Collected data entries

※

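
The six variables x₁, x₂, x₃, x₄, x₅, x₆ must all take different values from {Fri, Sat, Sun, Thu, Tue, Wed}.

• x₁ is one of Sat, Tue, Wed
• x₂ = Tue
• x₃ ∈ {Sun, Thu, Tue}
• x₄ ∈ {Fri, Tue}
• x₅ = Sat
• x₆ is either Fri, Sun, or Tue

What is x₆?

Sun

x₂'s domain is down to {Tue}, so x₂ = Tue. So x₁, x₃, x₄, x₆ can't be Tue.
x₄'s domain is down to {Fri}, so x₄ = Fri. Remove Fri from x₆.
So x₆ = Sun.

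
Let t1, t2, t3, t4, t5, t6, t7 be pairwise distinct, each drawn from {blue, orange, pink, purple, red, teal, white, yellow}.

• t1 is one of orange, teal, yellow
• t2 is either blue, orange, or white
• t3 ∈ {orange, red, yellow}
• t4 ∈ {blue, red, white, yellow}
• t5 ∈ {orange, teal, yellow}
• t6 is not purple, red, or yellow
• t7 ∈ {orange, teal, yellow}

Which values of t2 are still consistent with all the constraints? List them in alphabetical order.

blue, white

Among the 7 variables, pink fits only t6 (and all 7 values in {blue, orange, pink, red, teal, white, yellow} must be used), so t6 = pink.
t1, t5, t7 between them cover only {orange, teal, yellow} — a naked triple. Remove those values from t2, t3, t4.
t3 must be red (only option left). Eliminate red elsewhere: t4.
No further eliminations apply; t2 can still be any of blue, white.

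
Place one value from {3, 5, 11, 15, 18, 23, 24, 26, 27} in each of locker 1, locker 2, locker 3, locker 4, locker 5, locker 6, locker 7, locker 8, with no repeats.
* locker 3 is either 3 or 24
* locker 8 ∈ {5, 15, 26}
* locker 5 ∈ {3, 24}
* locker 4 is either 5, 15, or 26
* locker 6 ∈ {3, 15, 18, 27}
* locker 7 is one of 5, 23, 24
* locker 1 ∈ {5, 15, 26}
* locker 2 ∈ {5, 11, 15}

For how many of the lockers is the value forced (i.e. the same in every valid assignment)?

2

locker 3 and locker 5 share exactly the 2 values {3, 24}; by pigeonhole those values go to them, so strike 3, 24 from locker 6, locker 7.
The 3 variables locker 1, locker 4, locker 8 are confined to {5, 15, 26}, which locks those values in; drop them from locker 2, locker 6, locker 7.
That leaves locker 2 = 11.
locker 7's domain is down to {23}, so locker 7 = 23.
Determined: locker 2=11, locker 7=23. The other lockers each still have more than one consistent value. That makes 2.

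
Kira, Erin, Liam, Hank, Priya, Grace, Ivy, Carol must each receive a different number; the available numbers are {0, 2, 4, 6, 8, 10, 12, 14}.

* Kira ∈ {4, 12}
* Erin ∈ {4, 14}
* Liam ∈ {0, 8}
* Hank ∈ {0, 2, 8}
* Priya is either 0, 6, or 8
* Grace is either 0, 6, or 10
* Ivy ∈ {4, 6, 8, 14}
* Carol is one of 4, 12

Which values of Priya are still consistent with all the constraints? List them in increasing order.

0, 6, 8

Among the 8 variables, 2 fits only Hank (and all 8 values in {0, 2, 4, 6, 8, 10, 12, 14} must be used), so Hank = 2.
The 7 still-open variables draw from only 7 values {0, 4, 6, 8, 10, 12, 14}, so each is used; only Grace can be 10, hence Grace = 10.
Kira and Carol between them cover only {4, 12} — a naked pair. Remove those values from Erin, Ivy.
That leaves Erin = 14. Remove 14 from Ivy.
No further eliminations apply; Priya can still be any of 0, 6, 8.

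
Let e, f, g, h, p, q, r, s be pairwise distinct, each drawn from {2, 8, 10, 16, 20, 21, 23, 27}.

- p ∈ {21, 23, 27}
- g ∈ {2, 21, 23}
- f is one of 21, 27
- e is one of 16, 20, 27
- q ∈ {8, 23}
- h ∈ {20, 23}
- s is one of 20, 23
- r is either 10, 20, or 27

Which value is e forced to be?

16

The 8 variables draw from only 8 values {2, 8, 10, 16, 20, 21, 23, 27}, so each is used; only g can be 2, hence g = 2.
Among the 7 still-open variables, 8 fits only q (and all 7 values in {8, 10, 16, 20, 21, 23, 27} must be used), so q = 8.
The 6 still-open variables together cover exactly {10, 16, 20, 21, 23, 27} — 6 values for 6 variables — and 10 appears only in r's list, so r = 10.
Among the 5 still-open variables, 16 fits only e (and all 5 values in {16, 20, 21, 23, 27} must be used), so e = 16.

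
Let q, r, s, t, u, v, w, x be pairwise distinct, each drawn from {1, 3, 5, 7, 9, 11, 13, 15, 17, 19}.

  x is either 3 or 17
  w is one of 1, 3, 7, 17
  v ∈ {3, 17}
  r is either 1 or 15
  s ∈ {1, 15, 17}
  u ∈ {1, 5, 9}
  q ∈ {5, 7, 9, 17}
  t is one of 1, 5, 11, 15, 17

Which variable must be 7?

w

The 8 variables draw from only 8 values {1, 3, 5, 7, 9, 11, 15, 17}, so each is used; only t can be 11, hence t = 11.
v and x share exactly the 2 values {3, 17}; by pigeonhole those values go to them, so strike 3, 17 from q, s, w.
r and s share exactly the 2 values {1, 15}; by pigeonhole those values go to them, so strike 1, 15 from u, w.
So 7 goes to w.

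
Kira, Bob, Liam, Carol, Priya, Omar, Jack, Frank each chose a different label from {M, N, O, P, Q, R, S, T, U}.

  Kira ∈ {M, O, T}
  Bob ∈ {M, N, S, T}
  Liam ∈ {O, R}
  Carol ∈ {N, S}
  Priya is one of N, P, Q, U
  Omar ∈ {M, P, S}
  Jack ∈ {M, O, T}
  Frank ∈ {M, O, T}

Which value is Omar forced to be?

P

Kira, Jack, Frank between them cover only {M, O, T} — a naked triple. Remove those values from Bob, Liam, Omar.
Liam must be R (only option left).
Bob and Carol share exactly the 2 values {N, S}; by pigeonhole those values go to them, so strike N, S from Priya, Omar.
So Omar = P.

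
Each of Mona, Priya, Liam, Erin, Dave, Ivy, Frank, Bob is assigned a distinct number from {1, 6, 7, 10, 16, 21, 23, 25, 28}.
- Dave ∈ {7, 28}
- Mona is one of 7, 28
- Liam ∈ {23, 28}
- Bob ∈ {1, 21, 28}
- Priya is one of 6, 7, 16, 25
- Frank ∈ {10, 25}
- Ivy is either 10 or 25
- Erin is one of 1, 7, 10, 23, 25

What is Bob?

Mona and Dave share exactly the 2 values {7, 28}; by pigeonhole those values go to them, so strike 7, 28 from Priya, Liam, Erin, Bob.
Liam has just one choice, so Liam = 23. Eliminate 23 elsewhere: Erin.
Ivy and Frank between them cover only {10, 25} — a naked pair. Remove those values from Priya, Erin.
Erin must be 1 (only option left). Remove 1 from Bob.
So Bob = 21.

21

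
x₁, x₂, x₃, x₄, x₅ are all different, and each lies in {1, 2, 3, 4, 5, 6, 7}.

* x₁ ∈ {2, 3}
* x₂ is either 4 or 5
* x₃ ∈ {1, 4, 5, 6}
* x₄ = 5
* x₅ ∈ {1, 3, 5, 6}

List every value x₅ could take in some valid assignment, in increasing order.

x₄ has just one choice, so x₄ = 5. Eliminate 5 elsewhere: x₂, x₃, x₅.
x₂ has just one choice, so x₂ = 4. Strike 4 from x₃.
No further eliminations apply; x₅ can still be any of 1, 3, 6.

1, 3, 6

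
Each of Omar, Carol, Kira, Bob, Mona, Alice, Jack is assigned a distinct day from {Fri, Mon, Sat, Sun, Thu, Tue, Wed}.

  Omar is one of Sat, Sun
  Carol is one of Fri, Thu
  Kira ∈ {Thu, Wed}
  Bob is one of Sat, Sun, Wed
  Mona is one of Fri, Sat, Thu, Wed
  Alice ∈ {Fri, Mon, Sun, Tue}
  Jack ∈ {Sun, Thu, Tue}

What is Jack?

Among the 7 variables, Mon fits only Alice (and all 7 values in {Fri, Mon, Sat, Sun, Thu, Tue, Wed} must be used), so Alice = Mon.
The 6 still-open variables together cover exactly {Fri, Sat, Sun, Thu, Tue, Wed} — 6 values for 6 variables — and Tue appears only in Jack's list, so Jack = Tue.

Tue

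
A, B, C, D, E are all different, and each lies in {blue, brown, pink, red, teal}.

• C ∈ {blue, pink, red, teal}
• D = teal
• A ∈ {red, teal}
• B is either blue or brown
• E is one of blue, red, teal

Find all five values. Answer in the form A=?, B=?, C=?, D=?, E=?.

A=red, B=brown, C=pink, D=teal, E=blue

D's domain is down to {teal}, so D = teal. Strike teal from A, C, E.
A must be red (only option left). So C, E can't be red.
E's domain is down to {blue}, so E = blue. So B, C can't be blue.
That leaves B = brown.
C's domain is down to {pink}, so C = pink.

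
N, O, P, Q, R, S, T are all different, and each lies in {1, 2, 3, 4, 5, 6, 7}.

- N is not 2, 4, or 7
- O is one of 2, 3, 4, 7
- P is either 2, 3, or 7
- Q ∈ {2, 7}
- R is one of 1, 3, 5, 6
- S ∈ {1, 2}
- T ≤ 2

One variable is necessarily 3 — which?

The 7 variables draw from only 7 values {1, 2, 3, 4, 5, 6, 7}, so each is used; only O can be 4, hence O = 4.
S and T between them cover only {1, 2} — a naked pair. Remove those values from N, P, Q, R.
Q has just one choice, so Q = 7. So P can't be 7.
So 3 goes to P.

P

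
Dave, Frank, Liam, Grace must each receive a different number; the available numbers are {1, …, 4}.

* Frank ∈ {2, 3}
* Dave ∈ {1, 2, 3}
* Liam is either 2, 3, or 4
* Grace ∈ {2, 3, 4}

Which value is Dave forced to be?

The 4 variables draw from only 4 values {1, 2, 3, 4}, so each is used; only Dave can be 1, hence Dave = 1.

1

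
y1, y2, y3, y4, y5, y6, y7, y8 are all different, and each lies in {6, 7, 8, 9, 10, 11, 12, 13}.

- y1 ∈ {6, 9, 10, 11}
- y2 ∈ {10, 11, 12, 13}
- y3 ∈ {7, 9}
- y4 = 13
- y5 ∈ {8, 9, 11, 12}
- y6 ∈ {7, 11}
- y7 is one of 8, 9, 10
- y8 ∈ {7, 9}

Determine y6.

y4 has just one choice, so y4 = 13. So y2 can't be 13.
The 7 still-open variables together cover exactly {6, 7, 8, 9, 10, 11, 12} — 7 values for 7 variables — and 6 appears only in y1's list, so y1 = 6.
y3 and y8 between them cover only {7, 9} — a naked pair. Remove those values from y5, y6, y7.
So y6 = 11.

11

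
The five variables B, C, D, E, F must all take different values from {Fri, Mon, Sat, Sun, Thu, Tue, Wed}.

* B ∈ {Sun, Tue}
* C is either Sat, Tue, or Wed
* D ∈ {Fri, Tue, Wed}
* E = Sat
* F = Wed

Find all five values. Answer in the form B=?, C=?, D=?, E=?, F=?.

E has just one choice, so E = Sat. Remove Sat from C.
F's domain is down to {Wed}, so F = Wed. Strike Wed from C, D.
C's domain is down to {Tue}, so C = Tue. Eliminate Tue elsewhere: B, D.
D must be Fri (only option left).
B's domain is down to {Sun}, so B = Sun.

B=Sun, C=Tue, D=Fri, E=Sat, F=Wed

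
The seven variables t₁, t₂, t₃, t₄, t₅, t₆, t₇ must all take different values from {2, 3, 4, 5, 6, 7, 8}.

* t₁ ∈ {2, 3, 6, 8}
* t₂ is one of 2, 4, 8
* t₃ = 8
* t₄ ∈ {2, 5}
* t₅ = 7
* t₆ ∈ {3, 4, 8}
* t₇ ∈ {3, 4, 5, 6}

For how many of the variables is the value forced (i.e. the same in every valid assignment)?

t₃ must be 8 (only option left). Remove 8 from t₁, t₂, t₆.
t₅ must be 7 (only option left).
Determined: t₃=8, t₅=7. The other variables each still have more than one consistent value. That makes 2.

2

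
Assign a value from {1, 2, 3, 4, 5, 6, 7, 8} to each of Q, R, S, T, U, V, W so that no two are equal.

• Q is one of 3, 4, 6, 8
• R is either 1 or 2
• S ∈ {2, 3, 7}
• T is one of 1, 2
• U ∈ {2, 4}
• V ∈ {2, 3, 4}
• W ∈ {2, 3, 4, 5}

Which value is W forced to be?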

※

EXERCISE DIRECTIONS -
Using the records above, report the number of lines that include the string "available", with nothing added.

ANSWER FOR THIS EXERCISE -
2